Stored data:
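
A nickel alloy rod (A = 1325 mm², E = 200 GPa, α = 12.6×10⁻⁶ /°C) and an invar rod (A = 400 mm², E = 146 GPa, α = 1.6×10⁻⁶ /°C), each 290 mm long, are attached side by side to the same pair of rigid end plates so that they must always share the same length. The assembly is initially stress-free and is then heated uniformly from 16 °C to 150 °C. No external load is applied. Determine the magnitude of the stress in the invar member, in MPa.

The nickel alloy has the larger α, so on heating it would change length more than the invar if both were free. The rigid plates force a common final length, so the nickel alloy is put into compression and the invar into tension, with equal and opposite forces P (no external load).
Equating the net (thermal + elastic) strains gives |α₁ − α₂|·ΔT = P·[1/(A₁E₁) + 1/(A₂E₂)].
|α₁ − α₂|·ΔT = 11×10⁻⁶ × 134 = 0.001474.
1/(A₁E₁) + 1/(A₂E₂) = 1/(1325×200×10³) + 1/(400×146×10³) = 2.09×10⁻⁸ N⁻¹.
P = 0.001474 / 2.09×10⁻⁸ = 70540 N = 70.54 kN.
σ_{invar} = P/A₂ = 70540/400 = 176.3 MPa, tensile.

σ ≈ 176 MPa (tensile)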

### INSTRUCTIONS TO FOLLOW
Every entry above should be retyped exactly as it appears.

### SOLUTION FOR THIS EXERCISE
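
A nickel alloy rod (A = 1325 mm², E = 200 GPa, α = 12.6×10⁻⁶ /°C) and an invar rod (A = 400 mm², E = 146 GPa, α = 1.6×10⁻⁶ /°C), each 290 mm long, are attached side by side to the same pair of rigid end plates so that they must always share the same length. The assembly is initially stress-free and is then heated uniformly from 16 °C to 150 °C. No external load is applied. Determine the magnitude of the stress in the invar member, in MPa.

The nickel alloy has the larger α, so on heating it would change length more than the invar if both were free. The rigid plates force a common final length, so the nickel alloy is put into compression and the invar into tension, with equal and opposite forces P (no external load).
Equating the net (thermal + elastic) strains gives |α₁ − α₂|·ΔT = P·[1/(A₁E₁) + 1/(A₂E₂)].
|α₁ − α₂|·ΔT = 11×10⁻⁶ × 134 = 0.001474.
1/(A₁E₁) + 1/(A₂E₂) = 1/(1325×200×10³) + 1/(400×146×10³) = 2.09×10⁻⁸ N⁻¹.
P = 0.001474 / 2.09×10⁻⁸ = 70540 N = 70.54 kN.
σ_{invar} = P/A₂ = 70540/400 = 176.3 MPa, tensile.

σ ≈ 176 MPa (tensile)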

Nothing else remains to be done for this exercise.